What is required:
Below are some records. Return exactly the lines from the one containing "5. add_edge(F, C)" through the one containing "What is the maximum", both included, and only those.

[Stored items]
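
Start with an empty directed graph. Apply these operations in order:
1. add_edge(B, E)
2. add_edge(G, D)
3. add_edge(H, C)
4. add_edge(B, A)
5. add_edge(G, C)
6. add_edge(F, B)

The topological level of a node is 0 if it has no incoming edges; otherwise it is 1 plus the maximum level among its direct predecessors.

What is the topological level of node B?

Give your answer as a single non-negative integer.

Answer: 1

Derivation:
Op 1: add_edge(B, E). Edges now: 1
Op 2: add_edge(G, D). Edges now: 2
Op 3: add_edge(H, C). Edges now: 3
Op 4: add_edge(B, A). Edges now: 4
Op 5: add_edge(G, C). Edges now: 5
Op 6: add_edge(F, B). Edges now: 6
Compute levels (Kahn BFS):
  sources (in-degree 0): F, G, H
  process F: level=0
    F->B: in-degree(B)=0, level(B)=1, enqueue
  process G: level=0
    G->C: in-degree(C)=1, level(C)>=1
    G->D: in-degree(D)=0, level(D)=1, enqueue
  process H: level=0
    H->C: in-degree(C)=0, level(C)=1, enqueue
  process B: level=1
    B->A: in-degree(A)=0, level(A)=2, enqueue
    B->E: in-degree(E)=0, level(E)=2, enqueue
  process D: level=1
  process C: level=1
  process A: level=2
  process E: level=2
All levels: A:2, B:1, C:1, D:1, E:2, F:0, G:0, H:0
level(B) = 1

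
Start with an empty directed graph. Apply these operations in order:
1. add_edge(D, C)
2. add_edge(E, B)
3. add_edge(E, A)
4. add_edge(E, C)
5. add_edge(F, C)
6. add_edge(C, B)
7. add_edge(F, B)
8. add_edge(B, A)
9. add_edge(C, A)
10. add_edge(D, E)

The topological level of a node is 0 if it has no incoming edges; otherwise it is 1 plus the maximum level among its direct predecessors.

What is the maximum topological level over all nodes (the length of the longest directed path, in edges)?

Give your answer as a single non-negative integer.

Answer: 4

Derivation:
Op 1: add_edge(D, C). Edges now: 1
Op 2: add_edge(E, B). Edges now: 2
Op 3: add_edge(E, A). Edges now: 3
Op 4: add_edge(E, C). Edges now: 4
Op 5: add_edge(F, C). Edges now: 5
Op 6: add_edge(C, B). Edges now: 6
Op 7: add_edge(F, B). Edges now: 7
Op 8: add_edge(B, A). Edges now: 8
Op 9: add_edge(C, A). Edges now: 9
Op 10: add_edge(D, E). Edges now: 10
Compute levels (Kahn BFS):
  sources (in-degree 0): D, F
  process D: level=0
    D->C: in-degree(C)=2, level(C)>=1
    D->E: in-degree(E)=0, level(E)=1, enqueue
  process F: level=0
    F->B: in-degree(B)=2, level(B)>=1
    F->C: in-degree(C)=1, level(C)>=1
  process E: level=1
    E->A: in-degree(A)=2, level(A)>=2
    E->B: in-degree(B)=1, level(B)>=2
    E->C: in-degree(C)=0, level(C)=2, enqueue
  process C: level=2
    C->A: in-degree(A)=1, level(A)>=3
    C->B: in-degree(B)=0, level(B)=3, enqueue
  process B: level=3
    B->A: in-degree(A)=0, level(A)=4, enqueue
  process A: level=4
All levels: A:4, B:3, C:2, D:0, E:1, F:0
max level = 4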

Task result:
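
5. add_edge(F, C)
6. add_edge(C, B)
7. add_edge(F, B)
8. add_edge(B, A)
9. add_edge(C, A)
10. add_edge(D, E)

The topological level of a node is 0 if it has no incoming edges; otherwise it is 1 plus the maximum level among its direct predecessors.

What is the maximum topological level over all nodes (the length of the longest directed path, in edges)?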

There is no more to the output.